Saved data entries:
- - - -

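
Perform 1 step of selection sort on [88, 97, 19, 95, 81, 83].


Initial: [88, 97, 19, 95, 81, 83]
Step 1: min=19 at 2
  Swap: [19, 97, 88, 95, 81, 83]

After 1 step: [19, 97, 88, 95, 81, 83]


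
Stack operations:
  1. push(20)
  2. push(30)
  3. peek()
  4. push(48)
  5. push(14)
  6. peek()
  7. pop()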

- - - -

• _Exercise instructions_: Print every record exactly as it was given.

• _Expected answer_:
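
Perform 1 step of selection sort on [88, 97, 19, 95, 81, 83].


Initial: [88, 97, 19, 95, 81, 83]
Step 1: min=19 at 2
  Swap: [19, 97, 88, 95, 81, 83]

After 1 step: [19, 97, 88, 95, 81, 83]


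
Stack operations:
  1. push(20)
  2. push(30)
  3. peek()
  4. push(48)
  5. push(14)
  6. peek()
  7. pop()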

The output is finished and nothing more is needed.